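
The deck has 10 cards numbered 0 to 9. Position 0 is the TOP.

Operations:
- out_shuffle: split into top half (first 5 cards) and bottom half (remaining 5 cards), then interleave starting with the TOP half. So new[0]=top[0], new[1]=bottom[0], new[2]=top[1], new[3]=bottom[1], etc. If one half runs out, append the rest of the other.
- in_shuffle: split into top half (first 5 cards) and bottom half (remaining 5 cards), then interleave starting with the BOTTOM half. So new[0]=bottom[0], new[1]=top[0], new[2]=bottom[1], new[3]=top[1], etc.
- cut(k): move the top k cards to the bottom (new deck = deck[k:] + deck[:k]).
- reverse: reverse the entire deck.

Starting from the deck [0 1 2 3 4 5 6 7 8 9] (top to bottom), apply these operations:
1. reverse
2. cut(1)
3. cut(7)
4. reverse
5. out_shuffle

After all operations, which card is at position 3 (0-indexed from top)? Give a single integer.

After op 1 (reverse): [9 8 7 6 5 4 3 2 1 0]
After op 2 (cut(1)): [8 7 6 5 4 3 2 1 0 9]
After op 3 (cut(7)): [1 0 9 8 7 6 5 4 3 2]
After op 4 (reverse): [2 3 4 5 6 7 8 9 0 1]
After op 5 (out_shuffle): [2 7 3 8 4 9 5 0 6 1]
Position 3: card 8.

Answer: 8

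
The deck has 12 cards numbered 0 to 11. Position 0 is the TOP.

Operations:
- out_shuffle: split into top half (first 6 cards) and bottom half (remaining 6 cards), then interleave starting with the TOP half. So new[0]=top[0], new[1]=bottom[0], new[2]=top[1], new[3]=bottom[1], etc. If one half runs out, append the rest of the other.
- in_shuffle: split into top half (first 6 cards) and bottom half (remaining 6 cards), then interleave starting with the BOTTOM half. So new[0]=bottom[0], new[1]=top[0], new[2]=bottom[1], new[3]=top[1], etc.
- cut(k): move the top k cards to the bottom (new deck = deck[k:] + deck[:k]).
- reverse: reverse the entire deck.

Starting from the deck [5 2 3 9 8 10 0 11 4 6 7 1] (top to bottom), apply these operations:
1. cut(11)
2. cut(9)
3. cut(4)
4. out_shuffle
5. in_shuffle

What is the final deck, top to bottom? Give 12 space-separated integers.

Answer: 9 5 6 0 8 2 7 11 10 3 1 4

Derivation:
After op 1 (cut(11)): [1 5 2 3 9 8 10 0 11 4 6 7]
After op 2 (cut(9)): [4 6 7 1 5 2 3 9 8 10 0 11]
After op 3 (cut(4)): [5 2 3 9 8 10 0 11 4 6 7 1]
After op 4 (out_shuffle): [5 0 2 11 3 4 9 6 8 7 10 1]
After op 5 (in_shuffle): [9 5 6 0 8 2 7 11 10 3 1 4]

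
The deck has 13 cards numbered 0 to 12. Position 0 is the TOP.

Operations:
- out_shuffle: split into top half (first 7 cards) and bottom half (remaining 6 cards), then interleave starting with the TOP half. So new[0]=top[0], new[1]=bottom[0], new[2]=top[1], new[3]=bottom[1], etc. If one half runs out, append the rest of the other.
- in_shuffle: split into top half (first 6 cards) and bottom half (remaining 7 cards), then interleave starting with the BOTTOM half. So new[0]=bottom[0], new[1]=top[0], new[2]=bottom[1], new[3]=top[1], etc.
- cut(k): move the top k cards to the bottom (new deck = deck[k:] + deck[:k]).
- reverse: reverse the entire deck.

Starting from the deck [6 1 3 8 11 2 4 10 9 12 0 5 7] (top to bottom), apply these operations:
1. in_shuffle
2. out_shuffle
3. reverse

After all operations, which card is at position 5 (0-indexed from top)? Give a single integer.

Answer: 5

Derivation:
After op 1 (in_shuffle): [4 6 10 1 9 3 12 8 0 11 5 2 7]
After op 2 (out_shuffle): [4 8 6 0 10 11 1 5 9 2 3 7 12]
After op 3 (reverse): [12 7 3 2 9 5 1 11 10 0 6 8 4]
Position 5: card 5.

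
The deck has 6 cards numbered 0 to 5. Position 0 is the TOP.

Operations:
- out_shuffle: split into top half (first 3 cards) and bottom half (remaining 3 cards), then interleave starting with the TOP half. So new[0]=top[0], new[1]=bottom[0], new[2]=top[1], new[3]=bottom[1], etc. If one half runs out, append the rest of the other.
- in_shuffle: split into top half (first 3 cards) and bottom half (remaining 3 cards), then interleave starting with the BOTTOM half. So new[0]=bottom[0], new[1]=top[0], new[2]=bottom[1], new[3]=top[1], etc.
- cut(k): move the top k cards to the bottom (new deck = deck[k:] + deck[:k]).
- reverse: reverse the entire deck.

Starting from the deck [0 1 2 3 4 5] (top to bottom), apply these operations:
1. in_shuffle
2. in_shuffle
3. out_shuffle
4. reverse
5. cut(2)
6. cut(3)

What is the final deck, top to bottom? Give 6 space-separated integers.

Answer: 1 4 5 2 3 0

Derivation:
After op 1 (in_shuffle): [3 0 4 1 5 2]
After op 2 (in_shuffle): [1 3 5 0 2 4]
After op 3 (out_shuffle): [1 0 3 2 5 4]
After op 4 (reverse): [4 5 2 3 0 1]
After op 5 (cut(2)): [2 3 0 1 4 5]
After op 6 (cut(3)): [1 4 5 2 3 0]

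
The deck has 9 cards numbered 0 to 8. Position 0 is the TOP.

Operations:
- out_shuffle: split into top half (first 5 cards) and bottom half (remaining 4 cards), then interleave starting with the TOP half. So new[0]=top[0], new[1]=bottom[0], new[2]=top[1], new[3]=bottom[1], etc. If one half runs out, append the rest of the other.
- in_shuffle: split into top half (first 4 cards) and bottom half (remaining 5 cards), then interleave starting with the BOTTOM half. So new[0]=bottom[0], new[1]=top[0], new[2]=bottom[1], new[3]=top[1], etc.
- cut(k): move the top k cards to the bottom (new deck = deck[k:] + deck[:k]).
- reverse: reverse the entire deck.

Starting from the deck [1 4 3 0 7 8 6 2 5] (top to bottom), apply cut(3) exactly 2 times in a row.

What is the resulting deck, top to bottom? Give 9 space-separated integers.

Answer: 6 2 5 1 4 3 0 7 8

Derivation:
After op 1 (cut(3)): [0 7 8 6 2 5 1 4 3]
After op 2 (cut(3)): [6 2 5 1 4 3 0 7 8]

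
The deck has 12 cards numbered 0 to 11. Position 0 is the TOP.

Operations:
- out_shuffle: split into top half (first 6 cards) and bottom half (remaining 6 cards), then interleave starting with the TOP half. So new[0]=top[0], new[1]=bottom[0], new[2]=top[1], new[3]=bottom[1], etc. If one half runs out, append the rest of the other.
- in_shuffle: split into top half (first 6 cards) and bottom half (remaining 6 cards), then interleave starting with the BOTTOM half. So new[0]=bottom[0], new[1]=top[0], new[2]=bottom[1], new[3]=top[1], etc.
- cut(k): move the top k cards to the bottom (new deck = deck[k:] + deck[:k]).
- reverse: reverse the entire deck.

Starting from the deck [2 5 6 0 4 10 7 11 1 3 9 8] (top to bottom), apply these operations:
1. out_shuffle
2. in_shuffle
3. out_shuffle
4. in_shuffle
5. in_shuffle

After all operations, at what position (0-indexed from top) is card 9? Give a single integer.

Answer: 7

Derivation:
After op 1 (out_shuffle): [2 7 5 11 6 1 0 3 4 9 10 8]
After op 2 (in_shuffle): [0 2 3 7 4 5 9 11 10 6 8 1]
After op 3 (out_shuffle): [0 9 2 11 3 10 7 6 4 8 5 1]
After op 4 (in_shuffle): [7 0 6 9 4 2 8 11 5 3 1 10]
After op 5 (in_shuffle): [8 7 11 0 5 6 3 9 1 4 10 2]
Card 9 is at position 7.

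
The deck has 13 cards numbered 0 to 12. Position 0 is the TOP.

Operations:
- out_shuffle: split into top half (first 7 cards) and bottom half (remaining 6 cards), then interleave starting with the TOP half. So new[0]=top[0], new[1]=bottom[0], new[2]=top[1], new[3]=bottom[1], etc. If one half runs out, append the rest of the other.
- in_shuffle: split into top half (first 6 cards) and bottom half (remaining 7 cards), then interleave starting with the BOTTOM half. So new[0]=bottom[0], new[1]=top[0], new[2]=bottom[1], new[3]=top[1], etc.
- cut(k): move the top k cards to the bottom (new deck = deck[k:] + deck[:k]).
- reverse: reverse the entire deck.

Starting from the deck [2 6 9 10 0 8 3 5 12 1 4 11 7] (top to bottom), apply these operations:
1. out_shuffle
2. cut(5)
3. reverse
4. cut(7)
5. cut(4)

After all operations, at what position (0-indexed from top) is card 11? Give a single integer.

Answer: 10

Derivation:
After op 1 (out_shuffle): [2 5 6 12 9 1 10 4 0 11 8 7 3]
After op 2 (cut(5)): [1 10 4 0 11 8 7 3 2 5 6 12 9]
After op 3 (reverse): [9 12 6 5 2 3 7 8 11 0 4 10 1]
After op 4 (cut(7)): [8 11 0 4 10 1 9 12 6 5 2 3 7]
After op 5 (cut(4)): [10 1 9 12 6 5 2 3 7 8 11 0 4]
Card 11 is at position 10.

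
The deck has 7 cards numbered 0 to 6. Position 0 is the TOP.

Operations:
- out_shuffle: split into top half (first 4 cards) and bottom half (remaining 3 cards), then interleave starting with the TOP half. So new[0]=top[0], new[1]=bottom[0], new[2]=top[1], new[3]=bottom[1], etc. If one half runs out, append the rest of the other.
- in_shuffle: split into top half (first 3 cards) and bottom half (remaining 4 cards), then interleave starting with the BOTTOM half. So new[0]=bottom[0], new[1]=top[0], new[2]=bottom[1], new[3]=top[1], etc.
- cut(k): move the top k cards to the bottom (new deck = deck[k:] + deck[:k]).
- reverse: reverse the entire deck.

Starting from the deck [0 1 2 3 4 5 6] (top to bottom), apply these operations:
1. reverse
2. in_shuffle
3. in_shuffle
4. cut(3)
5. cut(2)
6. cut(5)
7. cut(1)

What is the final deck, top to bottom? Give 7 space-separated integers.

Answer: 4 2 0 5 3 1 6

Derivation:
After op 1 (reverse): [6 5 4 3 2 1 0]
After op 2 (in_shuffle): [3 6 2 5 1 4 0]
After op 3 (in_shuffle): [5 3 1 6 4 2 0]
After op 4 (cut(3)): [6 4 2 0 5 3 1]
After op 5 (cut(2)): [2 0 5 3 1 6 4]
After op 6 (cut(5)): [6 4 2 0 5 3 1]
After op 7 (cut(1)): [4 2 0 5 3 1 6]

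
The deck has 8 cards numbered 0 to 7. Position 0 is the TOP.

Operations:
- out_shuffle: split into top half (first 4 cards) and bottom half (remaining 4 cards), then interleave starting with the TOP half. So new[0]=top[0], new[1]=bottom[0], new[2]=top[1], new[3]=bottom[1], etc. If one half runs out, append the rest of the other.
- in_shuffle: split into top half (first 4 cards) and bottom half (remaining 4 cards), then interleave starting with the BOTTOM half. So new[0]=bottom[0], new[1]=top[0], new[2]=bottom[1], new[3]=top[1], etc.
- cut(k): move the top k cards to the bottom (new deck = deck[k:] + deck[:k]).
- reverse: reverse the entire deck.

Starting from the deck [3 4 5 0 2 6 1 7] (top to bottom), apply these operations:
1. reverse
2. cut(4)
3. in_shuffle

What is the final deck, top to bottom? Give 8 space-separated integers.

After op 1 (reverse): [7 1 6 2 0 5 4 3]
After op 2 (cut(4)): [0 5 4 3 7 1 6 2]
After op 3 (in_shuffle): [7 0 1 5 6 4 2 3]

Answer: 7 0 1 5 6 4 2 3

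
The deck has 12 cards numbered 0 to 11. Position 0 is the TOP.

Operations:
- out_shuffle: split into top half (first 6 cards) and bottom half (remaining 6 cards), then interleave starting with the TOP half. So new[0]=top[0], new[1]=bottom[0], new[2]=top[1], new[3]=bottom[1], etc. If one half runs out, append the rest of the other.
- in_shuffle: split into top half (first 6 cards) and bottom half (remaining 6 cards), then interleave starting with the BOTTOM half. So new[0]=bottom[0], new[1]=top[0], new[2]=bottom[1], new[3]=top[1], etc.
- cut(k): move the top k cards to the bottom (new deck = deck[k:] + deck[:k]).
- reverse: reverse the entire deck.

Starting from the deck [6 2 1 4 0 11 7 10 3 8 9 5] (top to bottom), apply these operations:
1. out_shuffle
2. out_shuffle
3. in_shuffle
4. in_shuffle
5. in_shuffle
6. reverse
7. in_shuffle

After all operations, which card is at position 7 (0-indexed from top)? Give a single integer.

Answer: 0

Derivation:
After op 1 (out_shuffle): [6 7 2 10 1 3 4 8 0 9 11 5]
After op 2 (out_shuffle): [6 4 7 8 2 0 10 9 1 11 3 5]
After op 3 (in_shuffle): [10 6 9 4 1 7 11 8 3 2 5 0]
After op 4 (in_shuffle): [11 10 8 6 3 9 2 4 5 1 0 7]
After op 5 (in_shuffle): [2 11 4 10 5 8 1 6 0 3 7 9]
After op 6 (reverse): [9 7 3 0 6 1 8 5 10 4 11 2]
After op 7 (in_shuffle): [8 9 5 7 10 3 4 0 11 6 2 1]
Position 7: card 0.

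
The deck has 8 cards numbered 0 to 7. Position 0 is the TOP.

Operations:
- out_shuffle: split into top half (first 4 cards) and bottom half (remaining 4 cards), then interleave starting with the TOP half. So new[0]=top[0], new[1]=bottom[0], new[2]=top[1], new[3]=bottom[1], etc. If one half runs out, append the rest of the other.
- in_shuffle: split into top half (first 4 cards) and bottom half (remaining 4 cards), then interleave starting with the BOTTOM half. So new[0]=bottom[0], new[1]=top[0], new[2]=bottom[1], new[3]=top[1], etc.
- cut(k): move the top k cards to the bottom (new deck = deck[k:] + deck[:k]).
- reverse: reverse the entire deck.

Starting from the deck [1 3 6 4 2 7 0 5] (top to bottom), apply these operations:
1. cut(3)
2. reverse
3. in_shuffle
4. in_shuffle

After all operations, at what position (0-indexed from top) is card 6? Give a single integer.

After op 1 (cut(3)): [4 2 7 0 5 1 3 6]
After op 2 (reverse): [6 3 1 5 0 7 2 4]
After op 3 (in_shuffle): [0 6 7 3 2 1 4 5]
After op 4 (in_shuffle): [2 0 1 6 4 7 5 3]
Card 6 is at position 3.

Answer: 3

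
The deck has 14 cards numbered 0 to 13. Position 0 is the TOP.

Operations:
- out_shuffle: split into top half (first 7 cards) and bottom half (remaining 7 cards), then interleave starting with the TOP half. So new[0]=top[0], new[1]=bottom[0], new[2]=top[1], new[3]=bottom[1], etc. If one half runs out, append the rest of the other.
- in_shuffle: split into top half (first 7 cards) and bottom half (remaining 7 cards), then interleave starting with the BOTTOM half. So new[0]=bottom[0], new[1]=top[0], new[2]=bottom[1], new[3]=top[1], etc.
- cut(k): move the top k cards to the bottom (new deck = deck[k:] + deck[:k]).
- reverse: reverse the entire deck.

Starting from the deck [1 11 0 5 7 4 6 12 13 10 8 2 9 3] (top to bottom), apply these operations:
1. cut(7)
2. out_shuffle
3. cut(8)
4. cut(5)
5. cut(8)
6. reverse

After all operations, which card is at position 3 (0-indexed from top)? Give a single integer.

Answer: 11

Derivation:
After op 1 (cut(7)): [12 13 10 8 2 9 3 1 11 0 5 7 4 6]
After op 2 (out_shuffle): [12 1 13 11 10 0 8 5 2 7 9 4 3 6]
After op 3 (cut(8)): [2 7 9 4 3 6 12 1 13 11 10 0 8 5]
After op 4 (cut(5)): [6 12 1 13 11 10 0 8 5 2 7 9 4 3]
After op 5 (cut(8)): [5 2 7 9 4 3 6 12 1 13 11 10 0 8]
After op 6 (reverse): [8 0 10 11 13 1 12 6 3 4 9 7 2 5]
Position 3: card 11.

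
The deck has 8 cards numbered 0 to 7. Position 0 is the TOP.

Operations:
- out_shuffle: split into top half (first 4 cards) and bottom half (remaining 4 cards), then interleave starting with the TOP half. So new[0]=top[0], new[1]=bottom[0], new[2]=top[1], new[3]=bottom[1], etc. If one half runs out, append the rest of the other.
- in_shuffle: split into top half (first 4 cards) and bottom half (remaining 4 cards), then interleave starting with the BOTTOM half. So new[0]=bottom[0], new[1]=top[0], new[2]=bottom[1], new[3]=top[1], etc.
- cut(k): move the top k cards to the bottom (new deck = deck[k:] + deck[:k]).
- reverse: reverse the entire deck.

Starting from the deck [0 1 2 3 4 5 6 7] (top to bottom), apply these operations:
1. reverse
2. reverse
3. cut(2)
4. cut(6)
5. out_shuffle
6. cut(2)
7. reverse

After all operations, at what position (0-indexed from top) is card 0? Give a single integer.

After op 1 (reverse): [7 6 5 4 3 2 1 0]
After op 2 (reverse): [0 1 2 3 4 5 6 7]
After op 3 (cut(2)): [2 3 4 5 6 7 0 1]
After op 4 (cut(6)): [0 1 2 3 4 5 6 7]
After op 5 (out_shuffle): [0 4 1 5 2 6 3 7]
After op 6 (cut(2)): [1 5 2 6 3 7 0 4]
After op 7 (reverse): [4 0 7 3 6 2 5 1]
Card 0 is at position 1.

Answer: 1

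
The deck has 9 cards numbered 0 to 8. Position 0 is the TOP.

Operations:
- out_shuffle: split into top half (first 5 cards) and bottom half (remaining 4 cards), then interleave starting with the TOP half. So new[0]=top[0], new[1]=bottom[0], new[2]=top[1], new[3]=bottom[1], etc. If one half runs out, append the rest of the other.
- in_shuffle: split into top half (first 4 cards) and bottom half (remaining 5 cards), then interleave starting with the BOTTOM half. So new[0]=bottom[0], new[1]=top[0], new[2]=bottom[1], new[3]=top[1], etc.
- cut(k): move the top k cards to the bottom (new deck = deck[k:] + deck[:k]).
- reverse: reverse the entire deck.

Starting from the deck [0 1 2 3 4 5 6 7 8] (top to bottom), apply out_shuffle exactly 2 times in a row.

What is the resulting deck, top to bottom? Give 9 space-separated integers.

Answer: 0 7 5 3 1 8 6 4 2

Derivation:
After op 1 (out_shuffle): [0 5 1 6 2 7 3 8 4]
After op 2 (out_shuffle): [0 7 5 3 1 8 6 4 2]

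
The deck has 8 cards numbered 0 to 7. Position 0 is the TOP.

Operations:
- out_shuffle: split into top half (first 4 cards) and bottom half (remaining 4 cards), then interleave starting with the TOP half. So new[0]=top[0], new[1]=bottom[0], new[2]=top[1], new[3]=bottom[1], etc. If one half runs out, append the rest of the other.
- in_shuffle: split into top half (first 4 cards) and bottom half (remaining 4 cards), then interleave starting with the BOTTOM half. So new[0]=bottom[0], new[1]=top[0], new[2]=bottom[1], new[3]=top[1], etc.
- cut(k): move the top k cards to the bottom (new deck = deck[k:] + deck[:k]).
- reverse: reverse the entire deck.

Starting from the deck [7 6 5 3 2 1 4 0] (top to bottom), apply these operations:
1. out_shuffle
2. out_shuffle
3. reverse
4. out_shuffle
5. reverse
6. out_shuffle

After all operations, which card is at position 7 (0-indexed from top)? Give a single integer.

After op 1 (out_shuffle): [7 2 6 1 5 4 3 0]
After op 2 (out_shuffle): [7 5 2 4 6 3 1 0]
After op 3 (reverse): [0 1 3 6 4 2 5 7]
After op 4 (out_shuffle): [0 4 1 2 3 5 6 7]
After op 5 (reverse): [7 6 5 3 2 1 4 0]
After op 6 (out_shuffle): [7 2 6 1 5 4 3 0]
Position 7: card 0.

Answer: 0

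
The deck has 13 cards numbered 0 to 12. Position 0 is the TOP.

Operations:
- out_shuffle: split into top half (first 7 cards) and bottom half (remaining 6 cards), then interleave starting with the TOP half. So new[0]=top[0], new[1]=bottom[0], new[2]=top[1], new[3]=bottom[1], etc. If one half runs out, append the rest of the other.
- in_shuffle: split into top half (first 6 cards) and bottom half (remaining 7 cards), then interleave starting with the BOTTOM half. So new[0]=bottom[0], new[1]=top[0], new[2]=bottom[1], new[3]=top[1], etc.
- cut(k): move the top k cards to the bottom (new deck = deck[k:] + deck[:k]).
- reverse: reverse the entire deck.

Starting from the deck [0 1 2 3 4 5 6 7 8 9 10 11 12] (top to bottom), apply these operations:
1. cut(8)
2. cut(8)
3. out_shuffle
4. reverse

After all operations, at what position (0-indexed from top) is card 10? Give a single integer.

After op 1 (cut(8)): [8 9 10 11 12 0 1 2 3 4 5 6 7]
After op 2 (cut(8)): [3 4 5 6 7 8 9 10 11 12 0 1 2]
After op 3 (out_shuffle): [3 10 4 11 5 12 6 0 7 1 8 2 9]
After op 4 (reverse): [9 2 8 1 7 0 6 12 5 11 4 10 3]
Card 10 is at position 11.

Answer: 11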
§
**The problem**
Every line of the listing that holds the string "exactly" counts once. Give the total alone.

**Response area**
2